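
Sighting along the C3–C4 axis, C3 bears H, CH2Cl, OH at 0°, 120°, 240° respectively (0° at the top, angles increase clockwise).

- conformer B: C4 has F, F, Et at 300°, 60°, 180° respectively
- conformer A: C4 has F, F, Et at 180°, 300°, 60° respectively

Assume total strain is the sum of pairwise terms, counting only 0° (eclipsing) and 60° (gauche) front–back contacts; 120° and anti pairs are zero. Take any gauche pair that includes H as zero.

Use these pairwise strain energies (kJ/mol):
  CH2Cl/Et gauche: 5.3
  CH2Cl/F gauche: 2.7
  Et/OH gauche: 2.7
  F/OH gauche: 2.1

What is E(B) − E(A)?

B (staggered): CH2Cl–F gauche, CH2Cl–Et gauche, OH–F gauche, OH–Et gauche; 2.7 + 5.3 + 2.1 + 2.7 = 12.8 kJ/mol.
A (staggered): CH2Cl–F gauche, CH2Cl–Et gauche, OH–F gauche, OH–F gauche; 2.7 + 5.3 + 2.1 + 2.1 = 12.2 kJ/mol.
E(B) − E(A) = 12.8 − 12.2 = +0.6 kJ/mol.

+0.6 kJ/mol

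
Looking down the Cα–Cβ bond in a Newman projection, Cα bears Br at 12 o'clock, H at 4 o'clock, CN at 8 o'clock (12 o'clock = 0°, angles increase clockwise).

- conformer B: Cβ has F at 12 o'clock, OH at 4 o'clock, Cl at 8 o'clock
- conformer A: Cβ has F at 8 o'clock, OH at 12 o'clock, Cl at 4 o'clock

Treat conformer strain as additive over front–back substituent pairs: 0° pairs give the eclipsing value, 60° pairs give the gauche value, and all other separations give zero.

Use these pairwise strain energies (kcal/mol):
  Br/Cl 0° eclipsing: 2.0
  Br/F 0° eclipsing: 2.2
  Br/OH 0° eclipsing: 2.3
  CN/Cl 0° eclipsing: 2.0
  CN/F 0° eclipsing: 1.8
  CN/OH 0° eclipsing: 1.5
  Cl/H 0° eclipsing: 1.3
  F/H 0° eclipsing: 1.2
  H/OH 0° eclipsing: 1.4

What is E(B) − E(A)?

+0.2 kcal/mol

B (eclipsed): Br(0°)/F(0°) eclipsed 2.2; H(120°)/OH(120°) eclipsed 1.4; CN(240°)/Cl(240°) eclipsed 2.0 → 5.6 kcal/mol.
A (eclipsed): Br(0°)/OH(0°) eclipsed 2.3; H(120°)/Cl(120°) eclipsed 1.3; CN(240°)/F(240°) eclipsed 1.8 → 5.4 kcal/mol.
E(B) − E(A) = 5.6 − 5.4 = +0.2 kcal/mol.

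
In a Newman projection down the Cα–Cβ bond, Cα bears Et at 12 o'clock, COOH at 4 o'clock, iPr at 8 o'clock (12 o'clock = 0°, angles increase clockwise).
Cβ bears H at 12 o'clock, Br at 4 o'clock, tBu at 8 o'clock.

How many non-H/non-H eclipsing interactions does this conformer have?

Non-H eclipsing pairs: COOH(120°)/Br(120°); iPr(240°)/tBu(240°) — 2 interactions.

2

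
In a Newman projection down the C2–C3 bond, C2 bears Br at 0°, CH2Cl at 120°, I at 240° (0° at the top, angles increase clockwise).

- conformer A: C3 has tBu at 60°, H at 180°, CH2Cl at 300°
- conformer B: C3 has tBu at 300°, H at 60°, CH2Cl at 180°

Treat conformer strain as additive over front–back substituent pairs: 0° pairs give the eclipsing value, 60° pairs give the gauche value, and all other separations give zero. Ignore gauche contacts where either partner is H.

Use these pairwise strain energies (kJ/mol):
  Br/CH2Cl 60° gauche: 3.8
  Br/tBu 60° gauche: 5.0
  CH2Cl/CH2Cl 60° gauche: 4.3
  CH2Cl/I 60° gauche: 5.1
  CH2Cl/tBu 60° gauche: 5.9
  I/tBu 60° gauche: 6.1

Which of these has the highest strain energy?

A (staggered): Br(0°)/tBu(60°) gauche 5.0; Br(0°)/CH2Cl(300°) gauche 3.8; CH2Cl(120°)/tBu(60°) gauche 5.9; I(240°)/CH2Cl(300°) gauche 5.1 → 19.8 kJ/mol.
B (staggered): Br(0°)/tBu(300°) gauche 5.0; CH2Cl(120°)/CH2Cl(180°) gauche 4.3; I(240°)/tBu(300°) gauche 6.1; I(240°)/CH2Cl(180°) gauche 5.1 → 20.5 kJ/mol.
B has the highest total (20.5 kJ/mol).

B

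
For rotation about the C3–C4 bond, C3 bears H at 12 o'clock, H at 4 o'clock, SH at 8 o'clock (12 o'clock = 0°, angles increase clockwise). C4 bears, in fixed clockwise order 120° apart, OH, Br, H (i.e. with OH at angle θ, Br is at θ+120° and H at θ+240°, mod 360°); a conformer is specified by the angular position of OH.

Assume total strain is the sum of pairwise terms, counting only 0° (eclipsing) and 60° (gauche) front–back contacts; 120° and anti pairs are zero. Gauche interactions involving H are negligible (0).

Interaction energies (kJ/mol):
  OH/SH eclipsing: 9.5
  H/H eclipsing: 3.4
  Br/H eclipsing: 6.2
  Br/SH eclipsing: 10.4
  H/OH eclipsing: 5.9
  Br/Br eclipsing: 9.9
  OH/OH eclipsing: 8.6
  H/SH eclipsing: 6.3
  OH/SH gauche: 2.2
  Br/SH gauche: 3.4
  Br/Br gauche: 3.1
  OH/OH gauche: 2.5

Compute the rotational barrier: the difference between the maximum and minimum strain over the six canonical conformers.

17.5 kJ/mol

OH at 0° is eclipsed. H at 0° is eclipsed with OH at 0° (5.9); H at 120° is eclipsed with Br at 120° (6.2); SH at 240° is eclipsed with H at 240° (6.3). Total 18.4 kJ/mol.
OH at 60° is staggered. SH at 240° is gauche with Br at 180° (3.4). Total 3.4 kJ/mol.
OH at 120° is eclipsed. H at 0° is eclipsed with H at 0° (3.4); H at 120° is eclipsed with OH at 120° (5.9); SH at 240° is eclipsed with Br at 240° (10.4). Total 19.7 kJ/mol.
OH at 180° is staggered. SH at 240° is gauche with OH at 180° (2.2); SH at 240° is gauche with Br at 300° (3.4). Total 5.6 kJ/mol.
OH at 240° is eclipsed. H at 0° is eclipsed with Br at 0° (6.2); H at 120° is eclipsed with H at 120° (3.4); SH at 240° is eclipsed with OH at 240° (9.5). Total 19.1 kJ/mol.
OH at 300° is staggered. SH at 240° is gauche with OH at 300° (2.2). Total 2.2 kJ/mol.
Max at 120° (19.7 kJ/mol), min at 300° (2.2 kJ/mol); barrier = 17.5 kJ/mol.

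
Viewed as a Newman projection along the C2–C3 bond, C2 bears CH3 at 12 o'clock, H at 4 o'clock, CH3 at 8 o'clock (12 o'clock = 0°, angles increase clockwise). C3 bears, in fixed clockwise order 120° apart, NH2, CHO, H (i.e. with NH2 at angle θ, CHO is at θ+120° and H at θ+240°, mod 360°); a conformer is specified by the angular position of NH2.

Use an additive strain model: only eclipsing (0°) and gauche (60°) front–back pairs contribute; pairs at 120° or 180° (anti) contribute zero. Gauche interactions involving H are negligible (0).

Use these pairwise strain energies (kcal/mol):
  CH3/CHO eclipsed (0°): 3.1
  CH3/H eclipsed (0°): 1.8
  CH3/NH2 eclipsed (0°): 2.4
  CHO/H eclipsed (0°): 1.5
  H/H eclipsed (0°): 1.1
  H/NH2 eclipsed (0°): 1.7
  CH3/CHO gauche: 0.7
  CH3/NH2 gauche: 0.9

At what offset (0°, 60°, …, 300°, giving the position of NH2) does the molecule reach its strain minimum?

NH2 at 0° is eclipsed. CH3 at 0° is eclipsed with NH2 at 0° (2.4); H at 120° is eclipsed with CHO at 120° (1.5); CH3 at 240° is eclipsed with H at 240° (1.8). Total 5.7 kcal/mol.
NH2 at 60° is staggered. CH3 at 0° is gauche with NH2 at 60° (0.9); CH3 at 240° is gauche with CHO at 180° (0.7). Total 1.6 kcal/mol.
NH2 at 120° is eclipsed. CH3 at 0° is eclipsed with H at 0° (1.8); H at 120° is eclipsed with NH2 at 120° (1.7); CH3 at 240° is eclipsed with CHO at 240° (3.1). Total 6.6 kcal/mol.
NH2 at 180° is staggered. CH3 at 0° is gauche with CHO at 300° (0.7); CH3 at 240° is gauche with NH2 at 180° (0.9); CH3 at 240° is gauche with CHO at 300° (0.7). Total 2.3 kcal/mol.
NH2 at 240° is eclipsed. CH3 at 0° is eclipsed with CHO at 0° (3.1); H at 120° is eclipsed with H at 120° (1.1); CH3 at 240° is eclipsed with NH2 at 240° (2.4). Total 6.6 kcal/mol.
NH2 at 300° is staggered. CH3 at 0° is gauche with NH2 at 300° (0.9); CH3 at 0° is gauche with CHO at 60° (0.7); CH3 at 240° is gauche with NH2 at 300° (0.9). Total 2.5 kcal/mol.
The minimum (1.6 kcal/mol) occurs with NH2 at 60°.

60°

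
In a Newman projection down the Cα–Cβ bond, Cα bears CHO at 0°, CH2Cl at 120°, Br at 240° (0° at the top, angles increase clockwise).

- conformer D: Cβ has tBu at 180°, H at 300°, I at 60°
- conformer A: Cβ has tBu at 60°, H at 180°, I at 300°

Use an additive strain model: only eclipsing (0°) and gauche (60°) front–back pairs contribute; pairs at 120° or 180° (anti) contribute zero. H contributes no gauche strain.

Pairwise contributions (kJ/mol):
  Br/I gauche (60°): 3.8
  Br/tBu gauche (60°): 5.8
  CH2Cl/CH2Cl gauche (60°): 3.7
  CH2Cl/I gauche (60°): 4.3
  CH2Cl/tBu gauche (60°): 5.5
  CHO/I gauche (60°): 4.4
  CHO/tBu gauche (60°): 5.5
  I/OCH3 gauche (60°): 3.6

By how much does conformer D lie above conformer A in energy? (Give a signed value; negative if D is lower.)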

────────────────────────────────────────

EXERCISE DESCRIPTION:
Whenever a line in the material above holds the string "terms", copy that line in full.

SOLVED PROBLEM:
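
Assume total strain is the sum of pairwise terms, counting only 0° (eclipsing) and 60° (gauche) front–back contacts; 120° and anti pairs are zero. Take any gauche pair that includes H as zero.
Assume total strain is the sum of pairwise terms, counting only 0° (eclipsing) and 60° (gauche) front–back contacts; 120° and anti pairs are zero. Gauche interactions involving H are negligible (0).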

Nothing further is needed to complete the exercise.